Find the line containing "Suppose Reliable types" in the records below. Copy exactly that line and each one after it, ending at the line containing "high-potential (prob 9/11)", and nothing more.

··········

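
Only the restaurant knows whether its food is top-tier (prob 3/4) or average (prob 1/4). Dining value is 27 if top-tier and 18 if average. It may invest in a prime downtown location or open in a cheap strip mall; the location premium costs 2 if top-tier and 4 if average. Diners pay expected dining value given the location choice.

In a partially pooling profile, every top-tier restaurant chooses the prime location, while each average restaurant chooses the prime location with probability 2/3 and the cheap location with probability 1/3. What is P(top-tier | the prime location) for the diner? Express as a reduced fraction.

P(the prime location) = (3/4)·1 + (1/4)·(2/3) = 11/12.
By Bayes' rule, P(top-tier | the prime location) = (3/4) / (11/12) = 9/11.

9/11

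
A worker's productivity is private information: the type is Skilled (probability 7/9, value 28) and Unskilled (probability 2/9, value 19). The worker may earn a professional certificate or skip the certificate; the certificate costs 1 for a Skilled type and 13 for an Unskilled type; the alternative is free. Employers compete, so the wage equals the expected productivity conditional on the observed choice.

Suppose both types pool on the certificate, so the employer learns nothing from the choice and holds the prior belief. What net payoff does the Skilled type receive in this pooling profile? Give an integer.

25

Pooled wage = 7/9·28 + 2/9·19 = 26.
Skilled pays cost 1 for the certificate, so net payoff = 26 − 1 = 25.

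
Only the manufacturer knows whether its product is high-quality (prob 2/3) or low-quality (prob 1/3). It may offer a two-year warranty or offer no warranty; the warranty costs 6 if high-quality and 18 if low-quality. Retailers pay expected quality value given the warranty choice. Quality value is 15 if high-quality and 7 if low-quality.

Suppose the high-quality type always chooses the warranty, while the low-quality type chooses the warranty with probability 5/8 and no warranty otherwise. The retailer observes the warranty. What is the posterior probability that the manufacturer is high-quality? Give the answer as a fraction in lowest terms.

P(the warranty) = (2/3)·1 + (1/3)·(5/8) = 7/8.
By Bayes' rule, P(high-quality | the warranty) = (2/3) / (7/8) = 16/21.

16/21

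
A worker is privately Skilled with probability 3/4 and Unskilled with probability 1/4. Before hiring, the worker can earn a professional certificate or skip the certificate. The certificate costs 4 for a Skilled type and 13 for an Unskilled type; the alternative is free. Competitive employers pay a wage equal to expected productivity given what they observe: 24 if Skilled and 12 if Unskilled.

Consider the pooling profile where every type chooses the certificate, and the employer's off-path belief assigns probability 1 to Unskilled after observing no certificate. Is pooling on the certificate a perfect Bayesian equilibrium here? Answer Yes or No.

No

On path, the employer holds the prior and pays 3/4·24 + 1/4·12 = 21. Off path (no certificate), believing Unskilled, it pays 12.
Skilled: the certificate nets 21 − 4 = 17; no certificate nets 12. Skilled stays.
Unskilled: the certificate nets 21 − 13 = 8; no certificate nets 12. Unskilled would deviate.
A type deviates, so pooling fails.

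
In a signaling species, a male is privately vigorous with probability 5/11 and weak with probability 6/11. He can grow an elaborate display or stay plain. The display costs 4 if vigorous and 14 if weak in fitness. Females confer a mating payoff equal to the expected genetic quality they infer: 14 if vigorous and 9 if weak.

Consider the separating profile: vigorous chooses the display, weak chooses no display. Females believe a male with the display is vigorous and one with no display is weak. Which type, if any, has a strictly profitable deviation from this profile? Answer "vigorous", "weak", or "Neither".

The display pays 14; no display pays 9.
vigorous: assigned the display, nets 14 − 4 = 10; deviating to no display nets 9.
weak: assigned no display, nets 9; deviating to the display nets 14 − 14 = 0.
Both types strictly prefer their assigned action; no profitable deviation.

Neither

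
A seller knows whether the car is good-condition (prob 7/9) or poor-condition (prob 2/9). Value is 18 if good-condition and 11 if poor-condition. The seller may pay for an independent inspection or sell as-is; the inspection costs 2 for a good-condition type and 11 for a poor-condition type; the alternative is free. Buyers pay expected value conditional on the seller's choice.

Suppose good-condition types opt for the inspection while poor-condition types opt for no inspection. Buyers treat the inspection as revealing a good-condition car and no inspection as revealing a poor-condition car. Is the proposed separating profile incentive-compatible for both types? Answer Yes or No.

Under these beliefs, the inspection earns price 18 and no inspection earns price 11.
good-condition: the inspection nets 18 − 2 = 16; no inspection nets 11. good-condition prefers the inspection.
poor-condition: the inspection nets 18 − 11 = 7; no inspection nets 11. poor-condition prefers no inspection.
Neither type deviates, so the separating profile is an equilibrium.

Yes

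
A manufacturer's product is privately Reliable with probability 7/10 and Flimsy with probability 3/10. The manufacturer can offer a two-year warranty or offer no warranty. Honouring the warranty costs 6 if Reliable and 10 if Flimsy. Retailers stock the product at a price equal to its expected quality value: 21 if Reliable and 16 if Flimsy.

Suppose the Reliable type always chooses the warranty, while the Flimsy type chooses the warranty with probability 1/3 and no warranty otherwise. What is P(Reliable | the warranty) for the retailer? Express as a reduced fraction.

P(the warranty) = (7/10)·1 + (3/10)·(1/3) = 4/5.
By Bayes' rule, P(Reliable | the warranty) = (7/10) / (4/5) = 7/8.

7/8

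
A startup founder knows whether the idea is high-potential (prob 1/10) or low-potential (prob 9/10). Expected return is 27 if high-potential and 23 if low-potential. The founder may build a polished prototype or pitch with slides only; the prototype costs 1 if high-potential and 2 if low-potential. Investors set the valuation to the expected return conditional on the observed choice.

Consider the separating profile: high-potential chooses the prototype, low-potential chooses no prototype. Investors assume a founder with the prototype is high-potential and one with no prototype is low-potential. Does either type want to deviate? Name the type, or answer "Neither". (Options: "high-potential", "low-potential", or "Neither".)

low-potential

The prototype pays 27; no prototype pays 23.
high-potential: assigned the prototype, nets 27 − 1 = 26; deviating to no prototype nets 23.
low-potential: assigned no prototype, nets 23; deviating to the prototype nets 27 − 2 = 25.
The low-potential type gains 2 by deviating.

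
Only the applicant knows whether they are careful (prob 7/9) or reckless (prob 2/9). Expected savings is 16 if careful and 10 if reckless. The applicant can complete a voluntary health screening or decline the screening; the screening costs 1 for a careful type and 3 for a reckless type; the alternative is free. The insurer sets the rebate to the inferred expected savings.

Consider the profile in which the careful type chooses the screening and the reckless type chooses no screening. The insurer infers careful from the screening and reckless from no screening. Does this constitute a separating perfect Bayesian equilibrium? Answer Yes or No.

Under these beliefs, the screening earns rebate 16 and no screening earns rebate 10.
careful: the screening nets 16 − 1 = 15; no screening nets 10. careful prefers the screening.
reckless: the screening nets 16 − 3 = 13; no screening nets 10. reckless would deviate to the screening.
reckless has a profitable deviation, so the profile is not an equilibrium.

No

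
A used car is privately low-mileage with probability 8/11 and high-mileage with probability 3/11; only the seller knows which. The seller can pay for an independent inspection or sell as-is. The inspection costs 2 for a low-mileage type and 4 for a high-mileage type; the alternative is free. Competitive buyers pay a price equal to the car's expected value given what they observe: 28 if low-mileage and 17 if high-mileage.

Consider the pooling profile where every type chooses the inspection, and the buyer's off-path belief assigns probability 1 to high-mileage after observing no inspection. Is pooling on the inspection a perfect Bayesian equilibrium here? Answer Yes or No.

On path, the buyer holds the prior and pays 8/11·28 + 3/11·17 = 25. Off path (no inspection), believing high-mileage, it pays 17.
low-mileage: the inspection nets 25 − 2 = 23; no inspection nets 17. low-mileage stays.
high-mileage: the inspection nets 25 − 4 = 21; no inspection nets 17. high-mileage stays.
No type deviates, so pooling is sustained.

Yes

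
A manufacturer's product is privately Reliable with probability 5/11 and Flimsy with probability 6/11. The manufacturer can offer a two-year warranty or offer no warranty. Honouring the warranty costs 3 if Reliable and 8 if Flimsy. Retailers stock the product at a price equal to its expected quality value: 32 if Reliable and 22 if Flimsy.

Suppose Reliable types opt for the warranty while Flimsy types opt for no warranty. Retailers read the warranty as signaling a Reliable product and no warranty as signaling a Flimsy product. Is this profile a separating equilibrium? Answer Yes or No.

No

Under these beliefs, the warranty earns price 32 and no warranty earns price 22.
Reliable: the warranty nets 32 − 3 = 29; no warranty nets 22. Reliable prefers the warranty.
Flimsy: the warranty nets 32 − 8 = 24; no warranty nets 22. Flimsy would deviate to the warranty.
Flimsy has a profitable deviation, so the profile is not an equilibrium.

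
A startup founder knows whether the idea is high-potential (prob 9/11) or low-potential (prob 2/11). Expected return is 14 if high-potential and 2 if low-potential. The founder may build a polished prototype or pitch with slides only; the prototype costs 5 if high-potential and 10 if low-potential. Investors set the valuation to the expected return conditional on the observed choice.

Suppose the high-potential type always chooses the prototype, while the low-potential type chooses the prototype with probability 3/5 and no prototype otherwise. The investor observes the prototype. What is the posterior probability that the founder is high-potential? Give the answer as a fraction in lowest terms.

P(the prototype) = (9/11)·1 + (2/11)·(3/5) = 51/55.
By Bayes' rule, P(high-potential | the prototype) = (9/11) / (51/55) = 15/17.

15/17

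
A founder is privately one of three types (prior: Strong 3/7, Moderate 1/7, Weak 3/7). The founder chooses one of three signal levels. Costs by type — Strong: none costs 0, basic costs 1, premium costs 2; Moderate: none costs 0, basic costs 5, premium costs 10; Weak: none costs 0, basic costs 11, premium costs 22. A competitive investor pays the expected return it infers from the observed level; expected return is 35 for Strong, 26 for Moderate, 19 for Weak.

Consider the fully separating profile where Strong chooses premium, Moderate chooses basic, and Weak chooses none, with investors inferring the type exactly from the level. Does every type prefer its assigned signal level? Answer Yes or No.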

··········

■ **Answer box**:
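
Suppose Reliable types opt for the warranty while Flimsy types opt for no warranty. Retailers read the warranty as signaling a Reliable product and no warranty as signaling a Flimsy product. Is this profile a separating equilibrium? Answer Yes or No.

No

Under these beliefs, the warranty earns price 32 and no warranty earns price 22.
Reliable: the warranty nets 32 − 3 = 29; no warranty nets 22. Reliable prefers the warranty.
Flimsy: the warranty nets 32 − 8 = 24; no warranty nets 22. Flimsy would deviate to the warranty.
Flimsy has a profitable deviation, so the profile is not an equilibrium.

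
A startup founder knows whether the idea is high-potential (prob 9/11) or low-potential (prob 2/11). Expected return is 14 if high-potential and 2 if low-potential. The founder may build a polished prototype or pitch with slides only; the prototype costs 5 if high-potential and 10 if low-potential. Investors set the valuation to the expected return conditional on the observed choice.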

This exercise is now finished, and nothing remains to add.